— EXERCISE REQUIREMENTS —
Every record is to be returned as written, with no omissions.

[Source records]
§

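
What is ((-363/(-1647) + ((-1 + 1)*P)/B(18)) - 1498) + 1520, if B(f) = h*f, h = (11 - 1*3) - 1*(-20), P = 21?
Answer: 12199/549 ≈ 22.220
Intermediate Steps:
h = 28 (h = (11 - 3) + 20 = 8 + 20 = 28)
B(f) = 28*f
((-363/(-1647) + ((-1 + 1)*P)/B(18)) - 1498) + 1520 = ((-363/(-1647) + ((-1 + 1)*21)/((28*18))) - 1498) + 1520 = ((-363*(-1/1647) + (0*21)/504) - 1498) + 1520 = ((121/549 + 0*(1/504)) - 1498) + 1520 = ((121/549 + 0) - 1498) + 1520 = (121/549 - 1498) + 1520 = -822281/549 + 1520 = 12199/549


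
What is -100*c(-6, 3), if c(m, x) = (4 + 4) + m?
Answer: -200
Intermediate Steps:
c(m, x) = 8 + m
-100*c(-6, 3) = -100*(8 - 6) = -100*2 = -200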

§

— TASK ANSWER —
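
What is ((-363/(-1647) + ((-1 + 1)*P)/B(18)) - 1498) + 1520, if B(f) = h*f, h = (11 - 1*3) - 1*(-20), P = 21?
Answer: 12199/549 ≈ 22.220
Intermediate Steps:
h = 28 (h = (11 - 3) + 20 = 8 + 20 = 28)
B(f) = 28*f
((-363/(-1647) + ((-1 + 1)*P)/B(18)) - 1498) + 1520 = ((-363/(-1647) + ((-1 + 1)*21)/((28*18))) - 1498) + 1520 = ((-363*(-1/1647) + (0*21)/504) - 1498) + 1520 = ((121/549 + 0*(1/504)) - 1498) + 1520 = ((121/549 + 0) - 1498) + 1520 = (121/549 - 1498) + 1520 = -822281/549 + 1520 = 12199/549


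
What is -100*c(-6, 3), if c(m, x) = (4 + 4) + m?
Answer: -200
Intermediate Steps:
c(m, x) = 8 + m
-100*c(-6, 3) = -100*(8 - 6) = -100*2 = -200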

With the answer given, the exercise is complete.